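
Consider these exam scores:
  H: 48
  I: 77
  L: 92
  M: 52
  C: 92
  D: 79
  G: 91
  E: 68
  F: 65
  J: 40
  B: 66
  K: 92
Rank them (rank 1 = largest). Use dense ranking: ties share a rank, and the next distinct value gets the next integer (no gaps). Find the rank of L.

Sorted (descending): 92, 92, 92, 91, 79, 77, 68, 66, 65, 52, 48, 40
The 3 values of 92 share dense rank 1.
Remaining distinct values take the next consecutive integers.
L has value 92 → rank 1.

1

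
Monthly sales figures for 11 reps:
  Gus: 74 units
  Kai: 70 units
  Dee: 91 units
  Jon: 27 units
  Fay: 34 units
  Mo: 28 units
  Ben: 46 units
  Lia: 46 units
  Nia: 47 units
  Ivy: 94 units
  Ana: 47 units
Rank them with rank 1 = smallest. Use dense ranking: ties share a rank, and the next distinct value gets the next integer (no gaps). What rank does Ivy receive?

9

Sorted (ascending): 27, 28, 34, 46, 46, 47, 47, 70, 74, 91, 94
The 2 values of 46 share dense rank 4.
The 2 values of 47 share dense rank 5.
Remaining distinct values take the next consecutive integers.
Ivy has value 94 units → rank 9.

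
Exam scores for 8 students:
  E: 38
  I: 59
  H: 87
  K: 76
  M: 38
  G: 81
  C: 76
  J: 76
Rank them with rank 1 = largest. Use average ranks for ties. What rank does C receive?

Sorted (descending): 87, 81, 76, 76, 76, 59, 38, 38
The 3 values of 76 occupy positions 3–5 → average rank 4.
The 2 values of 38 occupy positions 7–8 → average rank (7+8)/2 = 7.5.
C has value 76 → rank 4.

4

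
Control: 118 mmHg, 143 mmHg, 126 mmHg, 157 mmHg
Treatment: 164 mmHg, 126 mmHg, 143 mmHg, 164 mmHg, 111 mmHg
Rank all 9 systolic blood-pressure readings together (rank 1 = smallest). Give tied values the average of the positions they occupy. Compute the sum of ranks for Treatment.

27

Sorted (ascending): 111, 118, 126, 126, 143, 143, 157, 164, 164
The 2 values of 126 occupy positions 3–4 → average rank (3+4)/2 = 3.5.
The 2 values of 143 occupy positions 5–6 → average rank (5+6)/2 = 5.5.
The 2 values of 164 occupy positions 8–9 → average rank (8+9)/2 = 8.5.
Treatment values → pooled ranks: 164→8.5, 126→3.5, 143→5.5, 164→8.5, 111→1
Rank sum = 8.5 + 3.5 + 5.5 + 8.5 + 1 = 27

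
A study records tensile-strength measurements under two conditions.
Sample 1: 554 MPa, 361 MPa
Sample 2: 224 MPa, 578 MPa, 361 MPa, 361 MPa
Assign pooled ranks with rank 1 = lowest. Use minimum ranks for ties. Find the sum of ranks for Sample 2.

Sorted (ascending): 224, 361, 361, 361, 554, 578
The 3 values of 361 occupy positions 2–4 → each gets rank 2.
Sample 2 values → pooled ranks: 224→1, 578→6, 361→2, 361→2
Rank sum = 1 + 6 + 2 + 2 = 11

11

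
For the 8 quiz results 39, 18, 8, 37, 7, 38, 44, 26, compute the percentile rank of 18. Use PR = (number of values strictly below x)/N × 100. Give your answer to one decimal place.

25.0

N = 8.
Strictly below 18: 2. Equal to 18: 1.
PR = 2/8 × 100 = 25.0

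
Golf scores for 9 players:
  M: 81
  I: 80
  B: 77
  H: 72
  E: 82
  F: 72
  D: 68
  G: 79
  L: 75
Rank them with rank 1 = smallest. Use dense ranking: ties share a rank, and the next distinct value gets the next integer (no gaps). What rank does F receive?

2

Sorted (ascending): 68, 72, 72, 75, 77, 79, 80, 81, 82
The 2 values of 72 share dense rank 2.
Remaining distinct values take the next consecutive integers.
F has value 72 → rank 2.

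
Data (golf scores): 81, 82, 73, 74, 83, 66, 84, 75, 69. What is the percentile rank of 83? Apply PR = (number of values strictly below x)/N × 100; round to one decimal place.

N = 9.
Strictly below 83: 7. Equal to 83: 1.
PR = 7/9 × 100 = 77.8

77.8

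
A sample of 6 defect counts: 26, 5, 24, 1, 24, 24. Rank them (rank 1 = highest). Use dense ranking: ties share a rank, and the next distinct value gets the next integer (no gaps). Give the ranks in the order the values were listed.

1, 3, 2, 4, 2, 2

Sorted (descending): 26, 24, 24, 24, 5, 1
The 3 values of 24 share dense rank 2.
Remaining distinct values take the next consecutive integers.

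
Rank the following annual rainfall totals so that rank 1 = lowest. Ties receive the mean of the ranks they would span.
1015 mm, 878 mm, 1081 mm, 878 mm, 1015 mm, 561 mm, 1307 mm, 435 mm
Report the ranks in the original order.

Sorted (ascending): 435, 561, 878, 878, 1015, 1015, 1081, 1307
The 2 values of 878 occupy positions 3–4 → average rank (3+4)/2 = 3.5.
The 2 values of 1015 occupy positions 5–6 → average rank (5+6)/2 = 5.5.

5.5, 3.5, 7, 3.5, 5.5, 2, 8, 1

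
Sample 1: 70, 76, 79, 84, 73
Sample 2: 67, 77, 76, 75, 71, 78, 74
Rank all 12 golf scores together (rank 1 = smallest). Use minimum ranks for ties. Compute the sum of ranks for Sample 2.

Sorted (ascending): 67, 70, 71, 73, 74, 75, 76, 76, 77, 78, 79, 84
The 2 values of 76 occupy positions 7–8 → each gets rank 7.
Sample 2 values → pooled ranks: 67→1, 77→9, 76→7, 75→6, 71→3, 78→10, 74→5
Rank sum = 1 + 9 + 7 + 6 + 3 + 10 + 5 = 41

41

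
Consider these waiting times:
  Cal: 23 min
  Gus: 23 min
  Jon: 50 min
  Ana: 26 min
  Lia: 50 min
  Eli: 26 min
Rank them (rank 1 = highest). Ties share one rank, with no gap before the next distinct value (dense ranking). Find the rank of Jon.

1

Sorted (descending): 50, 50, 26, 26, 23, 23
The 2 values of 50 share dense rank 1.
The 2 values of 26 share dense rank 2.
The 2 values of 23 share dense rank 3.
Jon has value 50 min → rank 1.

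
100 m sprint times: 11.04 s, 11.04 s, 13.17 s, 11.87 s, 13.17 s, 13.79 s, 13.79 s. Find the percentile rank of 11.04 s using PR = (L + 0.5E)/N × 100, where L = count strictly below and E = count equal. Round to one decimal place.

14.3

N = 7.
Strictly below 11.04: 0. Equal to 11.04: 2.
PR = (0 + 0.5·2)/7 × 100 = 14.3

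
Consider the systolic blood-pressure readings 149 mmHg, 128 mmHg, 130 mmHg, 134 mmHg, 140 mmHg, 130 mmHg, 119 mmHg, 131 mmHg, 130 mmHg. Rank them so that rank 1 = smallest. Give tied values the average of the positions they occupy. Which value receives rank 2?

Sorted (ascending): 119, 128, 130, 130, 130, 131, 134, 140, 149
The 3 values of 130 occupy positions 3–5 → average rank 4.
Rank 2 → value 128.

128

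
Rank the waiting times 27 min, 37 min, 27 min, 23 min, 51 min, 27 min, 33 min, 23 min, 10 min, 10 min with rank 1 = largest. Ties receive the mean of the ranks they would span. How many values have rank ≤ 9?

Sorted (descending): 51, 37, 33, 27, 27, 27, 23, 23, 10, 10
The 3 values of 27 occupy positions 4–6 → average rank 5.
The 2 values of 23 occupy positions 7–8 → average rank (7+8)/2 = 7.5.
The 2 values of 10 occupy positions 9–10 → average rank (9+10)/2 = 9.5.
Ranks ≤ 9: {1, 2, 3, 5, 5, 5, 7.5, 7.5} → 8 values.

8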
..........
◆ **WORK ORDER**:
All entries above are to be reproduced exactly.

◆ **RESULT**:
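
Consider these exam scores:
  H: 48
  I: 77
  L: 92
  M: 52
  C: 92
  D: 79
  G: 91
  E: 68
  F: 65
  J: 40
  B: 66
  K: 92
Rank them (rank 1 = largest). Use dense ranking: ties share a rank, and the next distinct value gets the next integer (no gaps). Find the rank of L.

Sorted (descending): 92, 92, 92, 91, 79, 77, 68, 66, 65, 52, 48, 40
The 3 values of 92 share dense rank 1.
Remaining distinct values take the next consecutive integers.
L has value 92 → rank 1.

1

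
Monthly sales figures for 11 reps:
  Gus: 74 units
  Kai: 70 units
  Dee: 91 units
  Jon: 27 units
  Fay: 34 units
  Mo: 28 units
  Ben: 46 units
  Lia: 46 units
  Nia: 47 units
  Ivy: 94 units
  Ana: 47 units
Rank them with rank 1 = smallest. Use dense ranking: ties share a rank, and the next distinct value gets the next integer (no gaps). What rank does Ivy receive?

9

Sorted (ascending): 27, 28, 34, 46, 46, 47, 47, 70, 74, 91, 94
The 2 values of 46 share dense rank 4.
The 2 values of 47 share dense rank 5.
Remaining distinct values take the next consecutive integers.
Ivy has value 94 units → rank 9.

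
Exam scores for 8 students:
  E: 38
  I: 59
  H: 87
  K: 76
  M: 38
  G: 81
  C: 76
  J: 76
Rank them with rank 1 = largest. Use average ranks for ties. What rank does C receive?

Sorted (descending): 87, 81, 76, 76, 76, 59, 38, 38
The 3 values of 76 occupy positions 3–5 → average rank 4.
The 2 values of 38 occupy positions 7–8 → average rank (7+8)/2 = 7.5.
C has value 76 → rank 4.

4

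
Control: 118 mmHg, 143 mmHg, 126 mmHg, 157 mmHg
Treatment: 164 mmHg, 126 mmHg, 143 mmHg, 164 mmHg, 111 mmHg
Rank all 9 systolic blood-pressure readings together (rank 1 = smallest). Give tied values the average of the positions they occupy. Compute the sum of ranks for Treatment.

27

Sorted (ascending): 111, 118, 126, 126, 143, 143, 157, 164, 164
The 2 values of 126 occupy positions 3–4 → average rank (3+4)/2 = 3.5.
The 2 values of 143 occupy positions 5–6 → average rank (5+6)/2 = 5.5.
The 2 values of 164 occupy positions 8–9 → average rank (8+9)/2 = 8.5.
Treatment values → pooled ranks: 164→8.5, 126→3.5, 143→5.5, 164→8.5, 111→1
Rank sum = 8.5 + 3.5 + 5.5 + 8.5 + 1 = 27

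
A study records tensile-strength measurements under two conditions.
Sample 1: 554 MPa, 361 MPa
Sample 2: 224 MPa, 578 MPa, 361 MPa, 361 MPa
Assign pooled ranks with rank 1 = lowest. Use minimum ranks for ties. Find the sum of ranks for Sample 2.

Sorted (ascending): 224, 361, 361, 361, 554, 578
The 3 values of 361 occupy positions 2–4 → each gets rank 2.
Sample 2 values → pooled ranks: 224→1, 578→6, 361→2, 361→2
Rank sum = 1 + 6 + 2 + 2 = 11

11

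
For the 8 quiz results 39, 18, 8, 37, 7, 38, 44, 26, compute the percentile rank of 18. Use PR = (number of values strictly below x)/N × 100. Give your answer to one decimal place.

25.0

N = 8.
Strictly below 18: 2. Equal to 18: 1.
PR = 2/8 × 100 = 25.0

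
Golf scores for 9 players:
  M: 81
  I: 80
  B: 77
  H: 72
  E: 82
  F: 72
  D: 68
  G: 79
  L: 75
Rank them with rank 1 = smallest. Use dense ranking: ties share a rank, and the next distinct value gets the next integer (no gaps). What rank does F receive?

2

Sorted (ascending): 68, 72, 72, 75, 77, 79, 80, 81, 82
The 2 values of 72 share dense rank 2.
Remaining distinct values take the next consecutive integers.
F has value 72 → rank 2.

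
Data (golf scores): 81, 82, 73, 74, 83, 66, 84, 75, 69. What is the percentile rank of 83? Apply PR = (number of values strictly below x)/N × 100; round to one decimal place.

N = 9.
Strictly below 83: 7. Equal to 83: 1.
PR = 7/9 × 100 = 77.8

77.8

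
A sample of 6 defect counts: 26, 5, 24, 1, 24, 24. Rank them (rank 1 = highest). Use dense ranking: ties share a rank, and the next distinct value gets the next integer (no gaps). Give the ranks in the order the values were listed.

1, 3, 2, 4, 2, 2

Sorted (descending): 26, 24, 24, 24, 5, 1
The 3 values of 24 share dense rank 2.
Remaining distinct values take the next consecutive integers.

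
Rank the following annual rainfall totals so that rank 1 = lowest. Ties receive the mean of the ranks they would span.
1015 mm, 878 mm, 1081 mm, 878 mm, 1015 mm, 561 mm, 1307 mm, 435 mm
Report the ranks in the original order.

Sorted (ascending): 435, 561, 878, 878, 1015, 1015, 1081, 1307
The 2 values of 878 occupy positions 3–4 → average rank (3+4)/2 = 3.5.
The 2 values of 1015 occupy positions 5–6 → average rank (5+6)/2 = 5.5.

5.5, 3.5, 7, 3.5, 5.5, 2, 8, 1

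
Sample 1: 70, 76, 79, 84, 73
Sample 2: 67, 77, 76, 75, 71, 78, 74
Rank all 12 golf scores together (rank 1 = smallest). Use minimum ranks for ties. Compute the sum of ranks for Sample 2.

Sorted (ascending): 67, 70, 71, 73, 74, 75, 76, 76, 77, 78, 79, 84
The 2 values of 76 occupy positions 7–8 → each gets rank 7.
Sample 2 values → pooled ranks: 67→1, 77→9, 76→7, 75→6, 71→3, 78→10, 74→5
Rank sum = 1 + 9 + 7 + 6 + 3 + 10 + 5 = 41

41

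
Consider these waiting times:
  Cal: 23 min
  Gus: 23 min
  Jon: 50 min
  Ana: 26 min
  Lia: 50 min
  Eli: 26 min
Rank them (rank 1 = highest). Ties share one rank, with no gap before the next distinct value (dense ranking). Find the rank of Jon.

1

Sorted (descending): 50, 50, 26, 26, 23, 23
The 2 values of 50 share dense rank 1.
The 2 values of 26 share dense rank 2.
The 2 values of 23 share dense rank 3.
Jon has value 50 min → rank 1.

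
100 m sprint times: 11.04 s, 11.04 s, 13.17 s, 11.87 s, 13.17 s, 13.79 s, 13.79 s. Find the percentile rank of 11.04 s using PR = (L + 0.5E)/N × 100, where L = count strictly below and E = count equal. Round to one decimal place.

14.3

N = 7.
Strictly below 11.04: 0. Equal to 11.04: 2.
PR = (0 + 0.5·2)/7 × 100 = 14.3

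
Consider the systolic blood-pressure readings 149 mmHg, 128 mmHg, 130 mmHg, 134 mmHg, 140 mmHg, 130 mmHg, 119 mmHg, 131 mmHg, 130 mmHg. Rank them so that rank 1 = smallest. Give tied values the average of the positions they occupy. Which value receives rank 2?

Sorted (ascending): 119, 128, 130, 130, 130, 131, 134, 140, 149
The 3 values of 130 occupy positions 3–5 → average rank 4.
Rank 2 → value 128.

128

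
Rank the waiting times 27 min, 37 min, 27 min, 23 min, 51 min, 27 min, 33 min, 23 min, 10 min, 10 min with rank 1 = largest. Ties receive the mean of the ranks they would span. How many values have rank ≤ 9?

Sorted (descending): 51, 37, 33, 27, 27, 27, 23, 23, 10, 10
The 3 values of 27 occupy positions 4–6 → average rank 5.
The 2 values of 23 occupy positions 7–8 → average rank (7+8)/2 = 7.5.
The 2 values of 10 occupy positions 9–10 → average rank (9+10)/2 = 9.5.
Ranks ≤ 9: {1, 2, 3, 5, 5, 5, 7.5, 7.5} → 8 values.

8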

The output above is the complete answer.